WORK ITEM
From the line containing "The standard deviation of the market's returns is 13.96%." through the last line of the entries below, repeat each line word for word and leave out the rest.

--- START ---

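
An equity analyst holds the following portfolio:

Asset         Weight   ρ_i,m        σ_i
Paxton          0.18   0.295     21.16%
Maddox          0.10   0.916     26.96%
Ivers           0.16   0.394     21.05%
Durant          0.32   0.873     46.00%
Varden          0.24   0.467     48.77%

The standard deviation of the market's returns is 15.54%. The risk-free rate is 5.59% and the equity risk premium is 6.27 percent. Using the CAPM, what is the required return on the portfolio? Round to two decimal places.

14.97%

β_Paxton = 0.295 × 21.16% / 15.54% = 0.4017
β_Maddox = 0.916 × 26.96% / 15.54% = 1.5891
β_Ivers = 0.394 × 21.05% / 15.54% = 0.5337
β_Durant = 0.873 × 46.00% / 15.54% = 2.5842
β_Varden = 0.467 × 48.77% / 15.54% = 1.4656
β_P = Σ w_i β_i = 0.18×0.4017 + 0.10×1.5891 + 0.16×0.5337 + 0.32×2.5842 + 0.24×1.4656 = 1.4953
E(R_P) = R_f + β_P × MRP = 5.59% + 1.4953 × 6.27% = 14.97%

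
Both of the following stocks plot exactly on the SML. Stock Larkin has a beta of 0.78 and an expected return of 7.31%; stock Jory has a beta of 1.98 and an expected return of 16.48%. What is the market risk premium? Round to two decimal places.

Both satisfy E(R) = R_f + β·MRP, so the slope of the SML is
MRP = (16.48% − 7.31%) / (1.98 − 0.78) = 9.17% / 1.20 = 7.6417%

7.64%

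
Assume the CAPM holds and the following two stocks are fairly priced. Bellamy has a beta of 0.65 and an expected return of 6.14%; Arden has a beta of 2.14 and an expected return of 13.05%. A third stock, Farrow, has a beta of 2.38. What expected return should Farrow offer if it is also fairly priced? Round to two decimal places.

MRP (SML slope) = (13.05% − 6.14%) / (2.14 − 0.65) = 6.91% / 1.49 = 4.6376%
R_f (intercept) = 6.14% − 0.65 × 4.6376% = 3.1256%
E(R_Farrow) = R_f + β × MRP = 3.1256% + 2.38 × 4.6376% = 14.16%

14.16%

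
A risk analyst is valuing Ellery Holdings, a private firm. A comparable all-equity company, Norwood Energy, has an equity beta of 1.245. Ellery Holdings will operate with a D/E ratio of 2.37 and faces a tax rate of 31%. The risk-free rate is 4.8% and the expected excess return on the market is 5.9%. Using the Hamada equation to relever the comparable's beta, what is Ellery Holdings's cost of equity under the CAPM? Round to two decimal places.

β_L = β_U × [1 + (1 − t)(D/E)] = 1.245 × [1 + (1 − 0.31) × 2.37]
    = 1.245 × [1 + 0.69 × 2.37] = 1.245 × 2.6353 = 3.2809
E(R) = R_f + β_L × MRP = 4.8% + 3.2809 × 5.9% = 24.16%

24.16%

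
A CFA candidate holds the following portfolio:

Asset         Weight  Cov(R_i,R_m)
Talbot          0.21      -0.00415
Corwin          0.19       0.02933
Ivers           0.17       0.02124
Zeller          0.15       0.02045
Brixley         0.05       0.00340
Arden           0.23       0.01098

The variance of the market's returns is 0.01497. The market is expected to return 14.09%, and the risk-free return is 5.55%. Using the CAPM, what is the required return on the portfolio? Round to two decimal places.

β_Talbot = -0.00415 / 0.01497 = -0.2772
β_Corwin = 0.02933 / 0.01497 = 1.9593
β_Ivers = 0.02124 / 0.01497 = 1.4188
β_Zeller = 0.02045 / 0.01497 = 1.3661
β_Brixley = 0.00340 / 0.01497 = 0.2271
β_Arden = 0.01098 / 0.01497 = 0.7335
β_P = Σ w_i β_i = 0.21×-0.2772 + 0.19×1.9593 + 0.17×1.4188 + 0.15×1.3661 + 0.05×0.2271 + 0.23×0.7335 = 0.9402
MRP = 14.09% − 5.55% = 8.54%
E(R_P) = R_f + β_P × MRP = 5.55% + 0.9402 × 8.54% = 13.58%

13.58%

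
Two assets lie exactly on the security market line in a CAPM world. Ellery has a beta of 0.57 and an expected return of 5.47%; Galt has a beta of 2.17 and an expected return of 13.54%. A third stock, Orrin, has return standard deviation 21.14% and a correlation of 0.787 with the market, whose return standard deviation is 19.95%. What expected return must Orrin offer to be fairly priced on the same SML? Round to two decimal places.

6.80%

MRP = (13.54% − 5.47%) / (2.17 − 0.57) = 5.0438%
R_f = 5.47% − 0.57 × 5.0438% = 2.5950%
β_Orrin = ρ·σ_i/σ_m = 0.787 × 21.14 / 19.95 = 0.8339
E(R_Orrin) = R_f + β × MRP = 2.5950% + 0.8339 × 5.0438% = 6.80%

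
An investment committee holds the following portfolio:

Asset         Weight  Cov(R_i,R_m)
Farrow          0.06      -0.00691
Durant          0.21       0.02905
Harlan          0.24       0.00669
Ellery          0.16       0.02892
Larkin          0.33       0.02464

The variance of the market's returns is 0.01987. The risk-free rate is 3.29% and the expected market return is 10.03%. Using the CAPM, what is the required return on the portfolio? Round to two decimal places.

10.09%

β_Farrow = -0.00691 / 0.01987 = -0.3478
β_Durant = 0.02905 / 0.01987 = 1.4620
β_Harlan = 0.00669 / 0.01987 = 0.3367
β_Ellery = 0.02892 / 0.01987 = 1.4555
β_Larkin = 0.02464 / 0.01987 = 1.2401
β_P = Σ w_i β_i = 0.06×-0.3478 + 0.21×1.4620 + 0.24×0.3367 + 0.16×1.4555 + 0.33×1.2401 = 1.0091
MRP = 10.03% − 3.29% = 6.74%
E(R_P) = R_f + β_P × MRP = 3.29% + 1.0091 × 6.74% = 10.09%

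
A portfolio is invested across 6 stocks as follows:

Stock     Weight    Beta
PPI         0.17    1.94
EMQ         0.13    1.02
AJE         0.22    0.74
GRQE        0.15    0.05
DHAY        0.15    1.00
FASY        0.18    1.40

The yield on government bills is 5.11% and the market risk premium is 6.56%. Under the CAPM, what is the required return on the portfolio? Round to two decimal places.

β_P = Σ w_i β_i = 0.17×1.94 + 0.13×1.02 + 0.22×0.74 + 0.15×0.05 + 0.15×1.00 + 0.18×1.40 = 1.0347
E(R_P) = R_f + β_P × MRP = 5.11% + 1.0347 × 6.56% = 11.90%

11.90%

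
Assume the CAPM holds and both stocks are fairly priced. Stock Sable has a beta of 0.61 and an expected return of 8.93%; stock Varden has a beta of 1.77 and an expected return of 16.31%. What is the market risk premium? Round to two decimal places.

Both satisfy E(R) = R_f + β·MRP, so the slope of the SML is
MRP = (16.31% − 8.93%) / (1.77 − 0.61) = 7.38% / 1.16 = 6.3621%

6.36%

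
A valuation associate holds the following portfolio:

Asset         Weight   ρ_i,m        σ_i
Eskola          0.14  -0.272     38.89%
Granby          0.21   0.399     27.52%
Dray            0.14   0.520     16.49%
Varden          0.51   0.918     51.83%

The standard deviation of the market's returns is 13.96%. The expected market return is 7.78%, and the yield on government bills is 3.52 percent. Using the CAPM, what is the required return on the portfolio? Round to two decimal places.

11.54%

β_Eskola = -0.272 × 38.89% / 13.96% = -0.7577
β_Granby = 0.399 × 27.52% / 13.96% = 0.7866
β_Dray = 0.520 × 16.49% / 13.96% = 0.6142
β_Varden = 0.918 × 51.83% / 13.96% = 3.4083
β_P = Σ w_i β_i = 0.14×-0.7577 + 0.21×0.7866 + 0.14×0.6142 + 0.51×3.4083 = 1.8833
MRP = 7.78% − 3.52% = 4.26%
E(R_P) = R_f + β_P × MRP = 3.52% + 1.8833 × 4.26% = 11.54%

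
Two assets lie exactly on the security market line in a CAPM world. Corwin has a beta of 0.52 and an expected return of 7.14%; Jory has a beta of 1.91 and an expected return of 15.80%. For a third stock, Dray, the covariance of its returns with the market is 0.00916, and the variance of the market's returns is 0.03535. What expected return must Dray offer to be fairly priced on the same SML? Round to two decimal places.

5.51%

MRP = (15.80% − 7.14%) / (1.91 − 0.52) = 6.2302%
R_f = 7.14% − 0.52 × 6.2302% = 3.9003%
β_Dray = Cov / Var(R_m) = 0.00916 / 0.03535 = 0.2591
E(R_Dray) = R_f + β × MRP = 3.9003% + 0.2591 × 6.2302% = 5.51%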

--- END ---

ANSWER TO THIS EXERCISE
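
The standard deviation of the market's returns is 13.96%. The expected market return is 7.78%, and the yield on government bills is 3.52 percent. Using the CAPM, what is the required return on the portfolio? Round to two decimal places.

11.54%

β_Eskola = -0.272 × 38.89% / 13.96% = -0.7577
β_Granby = 0.399 × 27.52% / 13.96% = 0.7866
β_Dray = 0.520 × 16.49% / 13.96% = 0.6142
β_Varden = 0.918 × 51.83% / 13.96% = 3.4083
β_P = Σ w_i β_i = 0.14×-0.7577 + 0.21×0.7866 + 0.14×0.6142 + 0.51×3.4083 = 1.8833
MRP = 7.78% − 3.52% = 4.26%
E(R_P) = R_f + β_P × MRP = 3.52% + 1.8833 × 4.26% = 11.54%

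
Two assets lie exactly on the security market line in a CAPM world. Corwin has a beta of 0.52 and an expected return of 7.14%; Jory has a beta of 1.91 and an expected return of 15.80%. For a third stock, Dray, the covariance of its returns with the market is 0.00916, and the variance of the market's returns is 0.03535. What expected return must Dray offer to be fairly priced on the same SML? Round to two decimal places.

5.51%

MRP = (15.80% − 7.14%) / (1.91 − 0.52) = 6.2302%
R_f = 7.14% − 0.52 × 6.2302% = 3.9003%
β_Dray = Cov / Var(R_m) = 0.00916 / 0.03535 = 0.2591
E(R_Dray) = R_f + β × MRP = 3.9003% + 0.2591 × 6.2302% = 5.51%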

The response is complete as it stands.